### INSTRUCTIONS TO FOLLOW
Output all of the material beneath this line exactly as it is.

### EXTRACTED RECORDS
************
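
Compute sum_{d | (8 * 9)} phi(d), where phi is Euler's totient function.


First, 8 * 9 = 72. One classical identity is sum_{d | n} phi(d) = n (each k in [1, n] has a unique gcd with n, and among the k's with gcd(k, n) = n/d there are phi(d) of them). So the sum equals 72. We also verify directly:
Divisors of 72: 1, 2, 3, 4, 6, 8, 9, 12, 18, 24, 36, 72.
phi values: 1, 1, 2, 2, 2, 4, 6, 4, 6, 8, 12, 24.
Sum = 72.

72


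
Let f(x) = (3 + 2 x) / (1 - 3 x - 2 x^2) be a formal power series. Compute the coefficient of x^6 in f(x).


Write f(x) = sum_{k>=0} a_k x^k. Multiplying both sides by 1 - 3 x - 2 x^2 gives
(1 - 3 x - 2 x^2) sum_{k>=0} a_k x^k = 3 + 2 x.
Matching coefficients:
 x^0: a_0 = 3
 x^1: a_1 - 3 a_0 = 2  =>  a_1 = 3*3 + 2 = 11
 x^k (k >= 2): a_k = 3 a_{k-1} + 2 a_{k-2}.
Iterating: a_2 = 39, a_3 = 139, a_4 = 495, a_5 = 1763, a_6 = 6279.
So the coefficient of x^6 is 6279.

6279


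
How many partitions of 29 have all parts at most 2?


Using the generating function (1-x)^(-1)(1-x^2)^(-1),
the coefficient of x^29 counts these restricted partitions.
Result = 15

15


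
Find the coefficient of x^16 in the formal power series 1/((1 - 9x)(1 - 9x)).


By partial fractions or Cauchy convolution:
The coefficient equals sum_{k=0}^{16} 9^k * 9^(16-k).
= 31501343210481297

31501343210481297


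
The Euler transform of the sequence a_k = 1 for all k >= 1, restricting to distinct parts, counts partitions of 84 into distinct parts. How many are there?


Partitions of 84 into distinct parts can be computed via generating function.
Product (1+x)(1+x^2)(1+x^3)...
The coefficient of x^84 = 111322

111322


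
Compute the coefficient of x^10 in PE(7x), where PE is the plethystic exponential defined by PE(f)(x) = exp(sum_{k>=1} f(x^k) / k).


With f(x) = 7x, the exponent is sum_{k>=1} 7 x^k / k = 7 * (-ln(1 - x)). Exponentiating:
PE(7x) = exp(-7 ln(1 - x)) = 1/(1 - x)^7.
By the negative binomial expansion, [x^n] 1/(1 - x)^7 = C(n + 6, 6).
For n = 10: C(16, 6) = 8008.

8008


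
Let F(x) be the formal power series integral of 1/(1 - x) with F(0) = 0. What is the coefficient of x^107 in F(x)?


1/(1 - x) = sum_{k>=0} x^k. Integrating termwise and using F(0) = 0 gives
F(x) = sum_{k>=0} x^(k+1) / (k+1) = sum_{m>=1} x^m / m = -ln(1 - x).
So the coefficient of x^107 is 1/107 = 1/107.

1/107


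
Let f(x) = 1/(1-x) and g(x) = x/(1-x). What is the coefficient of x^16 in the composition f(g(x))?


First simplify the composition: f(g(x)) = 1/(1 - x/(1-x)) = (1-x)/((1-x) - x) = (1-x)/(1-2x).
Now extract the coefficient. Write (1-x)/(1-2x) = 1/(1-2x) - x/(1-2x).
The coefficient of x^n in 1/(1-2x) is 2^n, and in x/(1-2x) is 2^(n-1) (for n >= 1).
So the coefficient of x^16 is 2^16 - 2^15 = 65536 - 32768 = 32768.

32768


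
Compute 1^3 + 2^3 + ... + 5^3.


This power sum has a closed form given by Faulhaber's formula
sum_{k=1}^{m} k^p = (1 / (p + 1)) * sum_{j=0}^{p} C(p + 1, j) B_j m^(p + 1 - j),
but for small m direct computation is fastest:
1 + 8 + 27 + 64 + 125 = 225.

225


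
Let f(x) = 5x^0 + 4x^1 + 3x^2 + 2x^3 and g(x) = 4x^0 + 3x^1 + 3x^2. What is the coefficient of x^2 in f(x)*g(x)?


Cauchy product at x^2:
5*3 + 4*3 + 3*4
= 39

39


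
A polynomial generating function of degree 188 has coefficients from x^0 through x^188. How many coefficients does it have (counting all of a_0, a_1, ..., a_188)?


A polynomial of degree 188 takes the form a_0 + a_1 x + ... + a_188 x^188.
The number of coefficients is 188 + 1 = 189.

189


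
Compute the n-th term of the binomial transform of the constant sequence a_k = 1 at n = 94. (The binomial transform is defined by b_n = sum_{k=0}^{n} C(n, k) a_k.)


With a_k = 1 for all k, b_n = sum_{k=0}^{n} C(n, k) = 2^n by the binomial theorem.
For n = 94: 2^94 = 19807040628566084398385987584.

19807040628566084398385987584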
************
### ANSWER SPACE
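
Compute sum_{d | (8 * 9)} phi(d), where phi is Euler's totient function.


First, 8 * 9 = 72. One classical identity is sum_{d | n} phi(d) = n (each k in [1, n] has a unique gcd with n, and among the k's with gcd(k, n) = n/d there are phi(d) of them). So the sum equals 72. We also verify directly:
Divisors of 72: 1, 2, 3, 4, 6, 8, 9, 12, 18, 24, 36, 72.
phi values: 1, 1, 2, 2, 2, 4, 6, 4, 6, 8, 12, 24.
Sum = 72.

72


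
Let f(x) = (3 + 2 x) / (1 - 3 x - 2 x^2) be a formal power series. Compute the coefficient of x^6 in f(x).


Write f(x) = sum_{k>=0} a_k x^k. Multiplying both sides by 1 - 3 x - 2 x^2 gives
(1 - 3 x - 2 x^2) sum_{k>=0} a_k x^k = 3 + 2 x.
Matching coefficients:
 x^0: a_0 = 3
 x^1: a_1 - 3 a_0 = 2  =>  a_1 = 3*3 + 2 = 11
 x^k (k >= 2): a_k = 3 a_{k-1} + 2 a_{k-2}.
Iterating: a_2 = 39, a_3 = 139, a_4 = 495, a_5 = 1763, a_6 = 6279.
So the coefficient of x^6 is 6279.

6279


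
How many partitions of 29 have all parts at most 2?


Using the generating function (1-x)^(-1)(1-x^2)^(-1),
the coefficient of x^29 counts these restricted partitions.
Result = 15

15


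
Find the coefficient of x^16 in the formal power series 1/((1 - 9x)(1 - 9x)).


By partial fractions or Cauchy convolution:
The coefficient equals sum_{k=0}^{16} 9^k * 9^(16-k).
= 31501343210481297

31501343210481297


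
The Euler transform of the sequence a_k = 1 for all k >= 1, restricting to distinct parts, counts partitions of 84 into distinct parts. How many are there?


Partitions of 84 into distinct parts can be computed via generating function.
Product (1+x)(1+x^2)(1+x^3)...
The coefficient of x^84 = 111322

111322


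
Compute the coefficient of x^10 in PE(7x), where PE is the plethystic exponential defined by PE(f)(x) = exp(sum_{k>=1} f(x^k) / k).


With f(x) = 7x, the exponent is sum_{k>=1} 7 x^k / k = 7 * (-ln(1 - x)). Exponentiating:
PE(7x) = exp(-7 ln(1 - x)) = 1/(1 - x)^7.
By the negative binomial expansion, [x^n] 1/(1 - x)^7 = C(n + 6, 6).
For n = 10: C(16, 6) = 8008.

8008


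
Let F(x) be the formal power series integral of 1/(1 - x) with F(0) = 0. What is the coefficient of x^107 in F(x)?


1/(1 - x) = sum_{k>=0} x^k. Integrating termwise and using F(0) = 0 gives
F(x) = sum_{k>=0} x^(k+1) / (k+1) = sum_{m>=1} x^m / m = -ln(1 - x).
So the coefficient of x^107 is 1/107 = 1/107.

1/107


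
Let f(x) = 1/(1-x) and g(x) = x/(1-x). What is the coefficient of x^16 in the composition f(g(x))?


First simplify the composition: f(g(x)) = 1/(1 - x/(1-x)) = (1-x)/((1-x) - x) = (1-x)/(1-2x).
Now extract the coefficient. Write (1-x)/(1-2x) = 1/(1-2x) - x/(1-2x).
The coefficient of x^n in 1/(1-2x) is 2^n, and in x/(1-2x) is 2^(n-1) (for n >= 1).
So the coefficient of x^16 is 2^16 - 2^15 = 65536 - 32768 = 32768.

32768


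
Compute 1^3 + 2^3 + ... + 5^3.


This power sum has a closed form given by Faulhaber's formula
sum_{k=1}^{m} k^p = (1 / (p + 1)) * sum_{j=0}^{p} C(p + 1, j) B_j m^(p + 1 - j),
but for small m direct computation is fastest:
1 + 8 + 27 + 64 + 125 = 225.

225


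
Let f(x) = 5x^0 + 4x^1 + 3x^2 + 2x^3 and g(x) = 4x^0 + 3x^1 + 3x^2. What is the coefficient of x^2 in f(x)*g(x)?


Cauchy product at x^2:
5*3 + 4*3 + 3*4
= 39

39


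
A polynomial generating function of degree 188 has coefficients from x^0 through x^188. How many coefficients does it have (counting all of a_0, a_1, ..., a_188)?


A polynomial of degree 188 takes the form a_0 + a_1 x + ... + a_188 x^188.
The number of coefficients is 188 + 1 = 189.

189


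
Compute the n-th term of the binomial transform of the constant sequence a_k = 1 at n = 94. (The binomial transform is defined by b_n = sum_{k=0}^{n} C(n, k) a_k.)


With a_k = 1 for all k, b_n = sum_{k=0}^{n} C(n, k) = 2^n by the binomial theorem.
For n = 94: 2^94 = 19807040628566084398385987584.

19807040628566084398385987584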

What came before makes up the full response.